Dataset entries

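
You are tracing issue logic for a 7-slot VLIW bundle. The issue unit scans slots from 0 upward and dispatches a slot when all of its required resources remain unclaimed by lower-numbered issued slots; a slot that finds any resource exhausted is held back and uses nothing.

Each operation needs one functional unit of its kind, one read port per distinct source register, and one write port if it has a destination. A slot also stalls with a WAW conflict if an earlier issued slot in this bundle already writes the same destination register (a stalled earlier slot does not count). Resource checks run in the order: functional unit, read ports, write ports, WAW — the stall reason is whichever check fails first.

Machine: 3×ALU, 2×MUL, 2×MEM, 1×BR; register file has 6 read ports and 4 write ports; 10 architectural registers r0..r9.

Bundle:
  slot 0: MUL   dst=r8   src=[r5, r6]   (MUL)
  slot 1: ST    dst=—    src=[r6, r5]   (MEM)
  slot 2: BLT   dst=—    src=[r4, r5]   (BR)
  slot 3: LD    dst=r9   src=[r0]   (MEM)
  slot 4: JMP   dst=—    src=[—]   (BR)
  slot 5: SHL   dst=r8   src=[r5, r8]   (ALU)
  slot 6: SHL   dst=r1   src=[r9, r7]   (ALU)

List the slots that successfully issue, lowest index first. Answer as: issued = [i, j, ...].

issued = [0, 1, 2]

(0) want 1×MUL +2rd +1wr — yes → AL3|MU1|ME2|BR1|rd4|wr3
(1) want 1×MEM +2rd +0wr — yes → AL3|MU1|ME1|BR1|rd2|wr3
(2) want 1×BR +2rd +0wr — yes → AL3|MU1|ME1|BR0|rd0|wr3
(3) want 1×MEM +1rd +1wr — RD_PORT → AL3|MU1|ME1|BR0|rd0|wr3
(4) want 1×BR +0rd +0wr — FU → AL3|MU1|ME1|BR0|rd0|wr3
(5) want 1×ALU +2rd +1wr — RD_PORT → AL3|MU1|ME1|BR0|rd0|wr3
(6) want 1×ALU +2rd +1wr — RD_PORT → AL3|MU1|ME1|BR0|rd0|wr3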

== YOUR GOAL ==
Which of the lines above mention the word "read"? Pull those lines out.

== REPLY ==
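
Each operation needs one functional unit of its kind, one read port per distinct source register, and one write port if it has a destination. A slot also stalls with a WAW conflict if an earlier issued slot in this bundle already writes the same destination register (a stalled earlier slot does not count). Resource checks run in the order: functional unit, read ports, write ports, WAW — the stall reason is whichever check fails first.
Machine: 3×ALU, 2×MUL, 2×MEM, 1×BR; register file has 6 read ports and 4 write ports; 10 architectural registers r0..r9.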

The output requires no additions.